__Task item__:
Word for word, repeat all of the entries below.

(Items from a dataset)
______________________________
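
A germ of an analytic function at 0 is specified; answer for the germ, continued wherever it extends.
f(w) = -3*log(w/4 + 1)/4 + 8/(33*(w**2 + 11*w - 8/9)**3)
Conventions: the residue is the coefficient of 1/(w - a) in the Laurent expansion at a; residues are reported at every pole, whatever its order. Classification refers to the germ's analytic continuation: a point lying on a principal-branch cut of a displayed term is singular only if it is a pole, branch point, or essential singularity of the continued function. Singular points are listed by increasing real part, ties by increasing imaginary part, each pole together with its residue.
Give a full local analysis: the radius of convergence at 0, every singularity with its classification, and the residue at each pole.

Denominator factor (w**2 + 11*w - 8/9)^3: discriminant 1121/9, real irrational roots -11/2 + (1/6)*sqrt(1121) and -11/2 - (1/6)*sqrt(1121); poles of order 3, moduli -11/2 + (1/6)*sqrt(1121) and 11/2 + (1/6)*sqrt(1121).
Branch term (-3/4)*log(1 - w/(-4)): its argument vanishes at w = -4, a logarithmic branch point, modulus 4.
The radius of convergence is the smallest modulus among the singular points: -11/2 + (1/6)*sqrt(1121).
The branch term is analytic at -11/2 - (1/6)*sqrt(1121) and contributes nothing to the residue; only the rational part matters.
The factor w**2 + 11*w - 8/9 splits as (w - a)(w - a') with a = -11/2 - (1/6)*sqrt(1121), a' = -11/2 + (1/6)*sqrt(1121). At the order-3 pole a set g(w) = (w - a)^3*(rational part) = [8/33] / (w - a')^3.
Order-3 pole: residue = g''(a)/2; g''(-11/2 - (1/6)*sqrt(1121)) = -(7776/15495640171)*sqrt(1121), so the residue is -(3888/15495640171)*sqrt(1121).
The branch term is analytic at -11/2 + (1/6)*sqrt(1121) and contributes nothing to the residue; only the rational part matters.
The factor w**2 + 11*w - 8/9 splits as (w - a)(w - a') with a = -11/2 + (1/6)*sqrt(1121), a' = -11/2 - (1/6)*sqrt(1121). At the order-3 pole a set g(w) = (w - a)^3*(rational part) = [8/33] / (w - a')^3.
Order-3 pole: residue = g''(a)/2; g''(-11/2 + (1/6)*sqrt(1121)) = (7776/15495640171)*sqrt(1121), so the residue is (3888/15495640171)*sqrt(1121).
List the singular points by increasing real part (a conjugate pair: the negative imaginary part first).

Radius of convergence at 0: -11/2 + (1/6)*sqrt(1121).
At -11/2 - (1/6)*sqrt(1121): a pole of order 3; residue -(3888/15495640171)*sqrt(1121).
At -4: a logarithmic branch point.
At -11/2 + (1/6)*sqrt(1121): a pole of order 3; residue (3888/15495640171)*sqrt(1121).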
______________________________
__Response to the task__:
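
A germ of an analytic function at 0 is specified; answer for the germ, continued wherever it extends.
f(w) = -3*log(w/4 + 1)/4 + 8/(33*(w**2 + 11*w - 8/9)**3)
Conventions: the residue is the coefficient of 1/(w - a) in the Laurent expansion at a; residues are reported at every pole, whatever its order. Classification refers to the germ's analytic continuation: a point lying on a principal-branch cut of a displayed term is singular only if it is a pole, branch point, or essential singularity of the continued function. Singular points are listed by increasing real part, ties by increasing imaginary part, each pole together with its residue.
Give a full local analysis: the radius of convergence at 0, every singularity with its classification, and the residue at each pole.

Denominator factor (w**2 + 11*w - 8/9)^3: discriminant 1121/9, real irrational roots -11/2 + (1/6)*sqrt(1121) and -11/2 - (1/6)*sqrt(1121); poles of order 3, moduli -11/2 + (1/6)*sqrt(1121) and 11/2 + (1/6)*sqrt(1121).
Branch term (-3/4)*log(1 - w/(-4)): its argument vanishes at w = -4, a logarithmic branch point, modulus 4.
The radius of convergence is the smallest modulus among the singular points: -11/2 + (1/6)*sqrt(1121).
The branch term is analytic at -11/2 - (1/6)*sqrt(1121) and contributes nothing to the residue; only the rational part matters.
The factor w**2 + 11*w - 8/9 splits as (w - a)(w - a') with a = -11/2 - (1/6)*sqrt(1121), a' = -11/2 + (1/6)*sqrt(1121). At the order-3 pole a set g(w) = (w - a)^3*(rational part) = [8/33] / (w - a')^3.
Order-3 pole: residue = g''(a)/2; g''(-11/2 - (1/6)*sqrt(1121)) = -(7776/15495640171)*sqrt(1121), so the residue is -(3888/15495640171)*sqrt(1121).
The branch term is analytic at -11/2 + (1/6)*sqrt(1121) and contributes nothing to the residue; only the rational part matters.
The factor w**2 + 11*w - 8/9 splits as (w - a)(w - a') with a = -11/2 + (1/6)*sqrt(1121), a' = -11/2 - (1/6)*sqrt(1121). At the order-3 pole a set g(w) = (w - a)^3*(rational part) = [8/33] / (w - a')^3.
Order-3 pole: residue = g''(a)/2; g''(-11/2 + (1/6)*sqrt(1121)) = (7776/15495640171)*sqrt(1121), so the residue is (3888/15495640171)*sqrt(1121).
List the singular points by increasing real part (a conjugate pair: the negative imaginary part first).

Radius of convergence at 0: -11/2 + (1/6)*sqrt(1121).
At -11/2 - (1/6)*sqrt(1121): a pole of order 3; residue -(3888/15495640171)*sqrt(1121).
At -4: a logarithmic branch point.
At -11/2 + (1/6)*sqrt(1121): a pole of order 3; residue (3888/15495640171)*sqrt(1121).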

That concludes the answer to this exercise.